-- The records follows --

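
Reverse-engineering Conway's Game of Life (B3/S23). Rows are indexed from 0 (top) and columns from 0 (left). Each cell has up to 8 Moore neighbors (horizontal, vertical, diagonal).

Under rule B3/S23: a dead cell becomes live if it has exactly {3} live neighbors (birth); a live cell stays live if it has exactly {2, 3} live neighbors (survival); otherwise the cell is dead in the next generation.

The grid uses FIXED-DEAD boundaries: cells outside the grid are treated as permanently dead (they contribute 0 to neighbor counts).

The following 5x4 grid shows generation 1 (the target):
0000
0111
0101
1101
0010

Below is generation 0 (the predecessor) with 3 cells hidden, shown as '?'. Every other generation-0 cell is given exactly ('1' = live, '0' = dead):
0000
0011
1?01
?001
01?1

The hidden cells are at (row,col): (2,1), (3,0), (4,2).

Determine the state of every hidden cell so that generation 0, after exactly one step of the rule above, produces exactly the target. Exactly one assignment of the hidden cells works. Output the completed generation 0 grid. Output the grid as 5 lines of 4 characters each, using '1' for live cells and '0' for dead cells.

Answer: 0000
0011
1101
0001
0101

Derivation:
Hidden generation-0 cells (in order): (2,1), (3,0), (4,2).
A hidden cell only influences target cells in its own 3x3 neighborhood. Try each of the 2^3 = 8 assignments, step the completed generation 0 forward once under B3/S23, and compare with the target:
  (2,1)=0 (3,0)=0 (4,2)=0 -> step gives (1,1)='0' but target has '1' -> reject
  (2,1)=0 (3,0)=0 (4,2)=1 -> step gives (1,1)='0' but target has '1' -> reject
  (2,1)=0 (3,0)=1 (4,2)=0 -> step gives (1,1)='0' but target has '1' -> reject
  (2,1)=0 (3,0)=1 (4,2)=1 -> step gives (1,1)='0' but target has '1' -> reject
  (2,1)=1 (3,0)=0 (4,2)=0 -> step reproduces the target at every cell -> ACCEPT
  (2,1)=1 (3,0)=0 (4,2)=1 -> step gives (3,1)='0' but target has '1' -> reject
  (2,1)=1 (3,0)=1 (4,2)=0 -> step gives (2,0)='1' but target has '0' -> reject
  (2,1)=1 (3,0)=1 (4,2)=1 -> step gives (2,0)='1' but target has '0' -> reject
Unique solution: (2,1)=live, (3,0)=dead, (4,2)=dead.
Check: live-neighbor counts of every cell in the completed generation 0:
0122
2332
1253
3352
1031
Applying B3/S23 to generation 0 with these counts gives:
0000
0111
0101
1101
0010
which matches the target exactly.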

-- The records concluded --

* _Task goal_:
At the first line of the material above, start reproducing each line exactly, and end with the line that holds "Under rule B3/S23: a", adding nothing.

* _Solution to this problem_:
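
Reverse-engineering Conway's Game of Life (B3/S23). Rows are indexed from 0 (top) and columns from 0 (left). Each cell has up to 8 Moore neighbors (horizontal, vertical, diagonal).

Under rule B3/S23: a dead cell becomes live if it has exactly {3} live neighbors (birth); a live cell stays live if it has exactly {2, 3} live neighbors (survival); otherwise the cell is dead in the next generation.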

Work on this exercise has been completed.